# The task
Give back only the lines in the records below from the one with "A: each unit" to the one with "Z = 2*M + 2*V + 3*U + P - 7", both inclusive, word for word.

Start of Extracted entries

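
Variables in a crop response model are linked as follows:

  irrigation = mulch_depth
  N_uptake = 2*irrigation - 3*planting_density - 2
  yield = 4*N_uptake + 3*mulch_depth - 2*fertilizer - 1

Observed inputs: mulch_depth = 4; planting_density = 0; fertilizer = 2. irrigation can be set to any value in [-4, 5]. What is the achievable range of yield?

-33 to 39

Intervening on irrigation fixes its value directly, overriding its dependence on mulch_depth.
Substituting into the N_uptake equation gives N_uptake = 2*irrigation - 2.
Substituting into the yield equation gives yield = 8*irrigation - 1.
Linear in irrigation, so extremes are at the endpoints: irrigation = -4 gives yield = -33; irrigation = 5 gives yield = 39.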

End of Extracted entries
Start of Extracted entries

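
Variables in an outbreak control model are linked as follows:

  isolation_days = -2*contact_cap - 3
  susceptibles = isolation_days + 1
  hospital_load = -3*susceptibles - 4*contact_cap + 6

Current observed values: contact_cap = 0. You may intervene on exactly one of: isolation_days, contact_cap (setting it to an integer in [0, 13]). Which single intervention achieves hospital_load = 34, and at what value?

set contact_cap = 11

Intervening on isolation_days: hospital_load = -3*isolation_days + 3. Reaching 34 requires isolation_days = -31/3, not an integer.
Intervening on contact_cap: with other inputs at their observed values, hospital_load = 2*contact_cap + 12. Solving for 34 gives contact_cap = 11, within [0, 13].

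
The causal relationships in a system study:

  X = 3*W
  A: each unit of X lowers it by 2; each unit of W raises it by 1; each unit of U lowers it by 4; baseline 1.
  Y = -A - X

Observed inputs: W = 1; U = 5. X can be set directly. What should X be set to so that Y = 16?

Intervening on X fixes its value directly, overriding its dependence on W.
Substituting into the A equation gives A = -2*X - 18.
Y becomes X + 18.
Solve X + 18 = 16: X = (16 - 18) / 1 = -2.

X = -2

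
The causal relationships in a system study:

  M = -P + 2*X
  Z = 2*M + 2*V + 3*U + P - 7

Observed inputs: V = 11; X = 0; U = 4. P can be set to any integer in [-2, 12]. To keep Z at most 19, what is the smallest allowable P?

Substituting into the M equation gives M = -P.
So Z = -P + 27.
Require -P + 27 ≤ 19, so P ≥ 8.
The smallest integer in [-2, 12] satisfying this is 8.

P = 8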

End of Extracted entries

# Solution for this exercise
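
  A: each unit of X lowers it by 2; each unit of W raises it by 1; each unit of U lowers it by 4; baseline 1.
  Y = -A - X

Observed inputs: W = 1; U = 5. X can be set directly. What should X be set to so that Y = 16?

Intervening on X fixes its value directly, overriding its dependence on W.
Substituting into the A equation gives A = -2*X - 18.
Y becomes X + 18.
Solve X + 18 = 16: X = (16 - 18) / 1 = -2.

X = -2

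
The causal relationships in a system study:

  M = -P + 2*X
  Z = 2*M + 2*V + 3*U + P - 7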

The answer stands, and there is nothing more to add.